EXERCISE DETAILS
Reproduce exactly the lines from the top of the records below through the line holding "Int => x) (y v))".
DATA PROVIDED START
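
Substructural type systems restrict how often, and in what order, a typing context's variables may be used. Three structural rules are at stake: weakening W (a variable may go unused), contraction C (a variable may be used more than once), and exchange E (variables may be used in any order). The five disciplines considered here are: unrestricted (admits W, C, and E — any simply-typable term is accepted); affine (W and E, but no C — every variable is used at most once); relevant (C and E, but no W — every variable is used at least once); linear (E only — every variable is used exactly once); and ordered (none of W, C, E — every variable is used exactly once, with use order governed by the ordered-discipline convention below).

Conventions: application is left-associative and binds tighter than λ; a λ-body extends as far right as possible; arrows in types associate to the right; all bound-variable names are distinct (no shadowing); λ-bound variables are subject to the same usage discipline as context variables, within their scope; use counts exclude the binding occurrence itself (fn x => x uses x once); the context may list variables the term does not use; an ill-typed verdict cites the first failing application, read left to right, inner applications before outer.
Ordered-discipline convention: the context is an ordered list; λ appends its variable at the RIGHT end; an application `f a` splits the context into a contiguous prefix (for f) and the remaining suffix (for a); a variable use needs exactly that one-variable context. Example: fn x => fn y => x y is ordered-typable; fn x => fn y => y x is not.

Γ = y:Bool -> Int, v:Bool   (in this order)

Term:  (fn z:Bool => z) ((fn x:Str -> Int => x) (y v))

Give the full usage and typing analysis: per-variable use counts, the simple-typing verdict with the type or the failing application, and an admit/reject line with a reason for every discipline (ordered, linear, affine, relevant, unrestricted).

usage: y ×1; v ×1; z (bound) ×1; x (bound) ×1
use order (left to right): z, x, y, v
typing: ill-typed: an argument Int mismatches the expected Str -> Int
ordered: ✗ — fails simple typing
linear: ✗ — a type mismatch blocks all five
affine: ✗ — the type mismatch rejects it
relevant: ✗ — not simply typable
unrestricted: ✗ — fails simple typing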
DATA PROVIDED END
SOLUTION FOR THIS PROBLEM
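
Substructural type systems restrict how often, and in what order, a typing context's variables may be used. Three structural rules are at stake: weakening W (a variable may go unused), contraction C (a variable may be used more than once), and exchange E (variables may be used in any order). The five disciplines considered here are: unrestricted (admits W, C, and E — any simply-typable term is accepted); affine (W and E, but no C — every variable is used at most once); relevant (C and E, but no W — every variable is used at least once); linear (E only — every variable is used exactly once); and ordered (none of W, C, E — every variable is used exactly once, with use order governed by the ordered-discipline convention below).

Conventions: application is left-associative and binds tighter than λ; a λ-body extends as far right as possible; arrows in types associate to the right; all bound-variable names are distinct (no shadowing); λ-bound variables are subject to the same usage discipline as context variables, within their scope; use counts exclude the binding occurrence itself (fn x => x uses x once); the context may list variables the term does not use; an ill-typed verdict cites the first failing application, read left to right, inner applications before outer.
Ordered-discipline convention: the context is an ordered list; λ appends its variable at the RIGHT end; an application `f a` splits the context into a contiguous prefix (for f) and the remaining suffix (for a); a variable use needs exactly that one-variable context. Example: fn x => fn y => x y is ordered-typable; fn x => fn y => y x is not.

Γ = y:Bool -> Int, v:Bool   (in this order)

Term:  (fn z:Bool => z) ((fn x:Str -> Int => x) (y v))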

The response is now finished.